_TASK TO CARRY OUT_: Output the records in full, exactly as given.

_DATASET EXTRACT_:
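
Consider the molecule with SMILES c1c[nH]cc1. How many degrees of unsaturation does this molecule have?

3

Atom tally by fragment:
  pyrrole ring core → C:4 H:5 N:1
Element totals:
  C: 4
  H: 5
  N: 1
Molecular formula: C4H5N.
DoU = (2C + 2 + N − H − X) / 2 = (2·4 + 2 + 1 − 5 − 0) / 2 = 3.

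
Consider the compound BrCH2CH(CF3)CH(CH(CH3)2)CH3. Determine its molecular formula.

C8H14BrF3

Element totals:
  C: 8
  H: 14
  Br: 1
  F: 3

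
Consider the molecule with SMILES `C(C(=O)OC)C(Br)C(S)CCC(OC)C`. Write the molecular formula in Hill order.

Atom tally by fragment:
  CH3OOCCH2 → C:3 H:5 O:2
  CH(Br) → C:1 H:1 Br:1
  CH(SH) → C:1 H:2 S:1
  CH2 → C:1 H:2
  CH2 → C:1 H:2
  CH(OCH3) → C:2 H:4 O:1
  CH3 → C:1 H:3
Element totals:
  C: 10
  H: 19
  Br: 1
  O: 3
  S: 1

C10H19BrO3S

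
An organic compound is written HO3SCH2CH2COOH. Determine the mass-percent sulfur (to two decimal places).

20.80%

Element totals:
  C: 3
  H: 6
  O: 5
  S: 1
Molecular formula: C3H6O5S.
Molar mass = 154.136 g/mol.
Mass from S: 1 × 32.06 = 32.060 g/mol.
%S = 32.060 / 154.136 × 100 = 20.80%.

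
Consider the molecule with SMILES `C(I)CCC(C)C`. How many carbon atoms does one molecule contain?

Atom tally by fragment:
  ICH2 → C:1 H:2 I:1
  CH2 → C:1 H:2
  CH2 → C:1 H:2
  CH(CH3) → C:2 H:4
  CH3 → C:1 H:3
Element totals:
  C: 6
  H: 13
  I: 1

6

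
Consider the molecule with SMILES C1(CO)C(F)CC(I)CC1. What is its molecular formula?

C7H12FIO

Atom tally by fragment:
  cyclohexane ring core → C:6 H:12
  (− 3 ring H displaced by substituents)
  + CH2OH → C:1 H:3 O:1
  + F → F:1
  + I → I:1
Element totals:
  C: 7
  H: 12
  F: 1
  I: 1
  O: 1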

_ANSWER SPACE_:
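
Consider the molecule with SMILES c1c[nH]cc1. How many degrees of unsaturation does this molecule have?

3

Atom tally by fragment:
  pyrrole ring core → C:4 H:5 N:1
Element totals:
  C: 4
  H: 5
  N: 1
Molecular formula: C4H5N.
DoU = (2C + 2 + N − H − X) / 2 = (2·4 + 2 + 1 − 5 − 0) / 2 = 3.

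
Consider the compound BrCH2CH(CF3)CH(CH(CH3)2)CH3. Determine its molecular formula.

C8H14BrF3

Element totals:
  C: 8
  H: 14
  Br: 1
  F: 3

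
Consider the molecule with SMILES `C(C(=O)OC)C(Br)C(S)CCC(OC)C`. Write the molecular formula in Hill order.

Atom tally by fragment:
  CH3OOCCH2 → C:3 H:5 O:2
  CH(Br) → C:1 H:1 Br:1
  CH(SH) → C:1 H:2 S:1
  CH2 → C:1 H:2
  CH2 → C:1 H:2
  CH(OCH3) → C:2 H:4 O:1
  CH3 → C:1 H:3
Element totals:
  C: 10
  H: 19
  Br: 1
  O: 3
  S: 1

C10H19BrO3S

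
An organic compound is written HO3SCH2CH2COOH. Determine the mass-percent sulfur (to two decimal places).

20.80%

Element totals:
  C: 3
  H: 6
  O: 5
  S: 1
Molecular formula: C3H6O5S.
Molar mass = 154.136 g/mol.
Mass from S: 1 × 32.06 = 32.060 g/mol.
%S = 32.060 / 154.136 × 100 = 20.80%.

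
Consider the molecule with SMILES `C(I)CCC(C)C`. How many carbon atoms does one molecule contain?

Atom tally by fragment:
  ICH2 → C:1 H:2 I:1
  CH2 → C:1 H:2
  CH2 → C:1 H:2
  CH(CH3) → C:2 H:4
  CH3 → C:1 H:3
Element totals:
  C: 6
  H: 13
  I: 1

6

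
Consider the molecule with SMILES C1(CO)C(F)CC(I)CC1. What is its molecular formula?

C7H12FIO

Atom tally by fragment:
  cyclohexane ring core → C:6 H:12
  (− 3 ring H displaced by substituents)
  + CH2OH → C:1 H:3 O:1
  + F → F:1
  + I → I:1
Element totals:
  C: 7
  H: 12
  F: 1
  I: 1
  O: 1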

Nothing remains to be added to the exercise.